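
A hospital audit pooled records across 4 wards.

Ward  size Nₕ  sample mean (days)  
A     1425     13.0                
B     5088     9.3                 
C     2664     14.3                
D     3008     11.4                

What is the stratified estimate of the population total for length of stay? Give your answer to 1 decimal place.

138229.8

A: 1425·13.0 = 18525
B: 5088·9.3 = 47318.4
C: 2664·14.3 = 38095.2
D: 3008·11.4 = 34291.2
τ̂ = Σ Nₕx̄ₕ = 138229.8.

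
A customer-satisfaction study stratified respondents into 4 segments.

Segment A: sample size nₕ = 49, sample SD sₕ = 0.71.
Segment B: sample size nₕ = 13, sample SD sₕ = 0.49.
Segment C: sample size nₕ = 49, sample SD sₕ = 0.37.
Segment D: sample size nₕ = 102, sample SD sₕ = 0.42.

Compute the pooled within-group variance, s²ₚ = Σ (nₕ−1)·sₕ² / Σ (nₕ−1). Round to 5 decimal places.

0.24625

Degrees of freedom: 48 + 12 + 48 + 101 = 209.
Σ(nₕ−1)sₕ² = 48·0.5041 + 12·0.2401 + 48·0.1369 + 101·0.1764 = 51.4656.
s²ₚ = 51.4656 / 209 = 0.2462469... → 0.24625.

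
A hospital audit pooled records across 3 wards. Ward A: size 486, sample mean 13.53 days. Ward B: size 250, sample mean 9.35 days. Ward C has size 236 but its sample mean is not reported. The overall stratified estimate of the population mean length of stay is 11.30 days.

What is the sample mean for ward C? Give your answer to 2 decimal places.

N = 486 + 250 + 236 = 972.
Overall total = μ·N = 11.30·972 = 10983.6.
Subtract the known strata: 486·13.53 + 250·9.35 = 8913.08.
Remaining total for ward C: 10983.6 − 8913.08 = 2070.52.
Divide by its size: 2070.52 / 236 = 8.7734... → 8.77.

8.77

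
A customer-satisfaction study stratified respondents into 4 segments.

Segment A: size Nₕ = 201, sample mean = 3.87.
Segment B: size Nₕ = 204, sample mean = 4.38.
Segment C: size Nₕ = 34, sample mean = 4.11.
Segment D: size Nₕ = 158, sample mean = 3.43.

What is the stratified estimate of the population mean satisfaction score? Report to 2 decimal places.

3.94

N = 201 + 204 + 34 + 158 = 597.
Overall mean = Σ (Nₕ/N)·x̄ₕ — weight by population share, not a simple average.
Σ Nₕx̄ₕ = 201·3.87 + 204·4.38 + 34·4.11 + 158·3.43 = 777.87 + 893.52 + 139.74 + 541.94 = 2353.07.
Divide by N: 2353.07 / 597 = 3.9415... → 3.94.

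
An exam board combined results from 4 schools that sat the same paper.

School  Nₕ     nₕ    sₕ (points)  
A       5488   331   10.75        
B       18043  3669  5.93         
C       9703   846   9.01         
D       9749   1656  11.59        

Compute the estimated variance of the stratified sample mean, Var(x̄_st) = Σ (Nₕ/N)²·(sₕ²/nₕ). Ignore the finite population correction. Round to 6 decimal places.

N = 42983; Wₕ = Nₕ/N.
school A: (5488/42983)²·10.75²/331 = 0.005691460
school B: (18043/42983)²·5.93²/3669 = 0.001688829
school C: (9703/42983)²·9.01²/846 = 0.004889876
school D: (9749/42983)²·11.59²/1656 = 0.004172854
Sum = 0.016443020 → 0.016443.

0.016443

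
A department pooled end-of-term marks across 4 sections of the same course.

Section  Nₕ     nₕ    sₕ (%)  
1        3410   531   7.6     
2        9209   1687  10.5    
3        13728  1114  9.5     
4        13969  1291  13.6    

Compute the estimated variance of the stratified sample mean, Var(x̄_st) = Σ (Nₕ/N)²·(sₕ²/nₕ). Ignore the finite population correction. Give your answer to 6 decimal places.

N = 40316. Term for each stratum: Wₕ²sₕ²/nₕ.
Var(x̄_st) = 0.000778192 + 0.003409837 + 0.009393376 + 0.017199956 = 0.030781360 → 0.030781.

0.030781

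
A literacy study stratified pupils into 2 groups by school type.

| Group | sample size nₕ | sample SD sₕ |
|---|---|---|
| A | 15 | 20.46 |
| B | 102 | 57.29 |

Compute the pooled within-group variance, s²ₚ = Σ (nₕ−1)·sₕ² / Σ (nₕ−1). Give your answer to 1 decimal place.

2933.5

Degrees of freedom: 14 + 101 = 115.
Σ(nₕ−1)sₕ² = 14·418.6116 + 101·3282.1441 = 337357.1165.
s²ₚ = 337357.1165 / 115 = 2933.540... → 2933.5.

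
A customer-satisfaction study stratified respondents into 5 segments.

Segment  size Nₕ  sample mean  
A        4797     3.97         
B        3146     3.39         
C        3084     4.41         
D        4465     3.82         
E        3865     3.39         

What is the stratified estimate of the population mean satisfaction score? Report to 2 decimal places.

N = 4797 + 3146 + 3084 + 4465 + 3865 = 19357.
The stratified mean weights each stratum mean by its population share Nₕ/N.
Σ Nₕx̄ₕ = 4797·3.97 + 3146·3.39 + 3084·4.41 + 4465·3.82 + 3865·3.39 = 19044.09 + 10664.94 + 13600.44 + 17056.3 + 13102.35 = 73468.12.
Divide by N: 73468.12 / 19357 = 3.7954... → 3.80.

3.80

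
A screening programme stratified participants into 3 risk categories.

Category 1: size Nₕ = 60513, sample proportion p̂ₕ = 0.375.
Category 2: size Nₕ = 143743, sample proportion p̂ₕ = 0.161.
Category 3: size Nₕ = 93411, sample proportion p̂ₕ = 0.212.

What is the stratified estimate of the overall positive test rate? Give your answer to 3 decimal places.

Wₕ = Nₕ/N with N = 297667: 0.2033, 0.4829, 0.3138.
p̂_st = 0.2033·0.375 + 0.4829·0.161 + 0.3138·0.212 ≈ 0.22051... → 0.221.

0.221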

....................

**Aim of the exercise:** Find each line above that contains "same", and copy those lines.

**Finished exercise:**
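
An exam board combined results from 4 schools that sat the same paper.
A department pooled end-of-term marks across 4 sections of the same course.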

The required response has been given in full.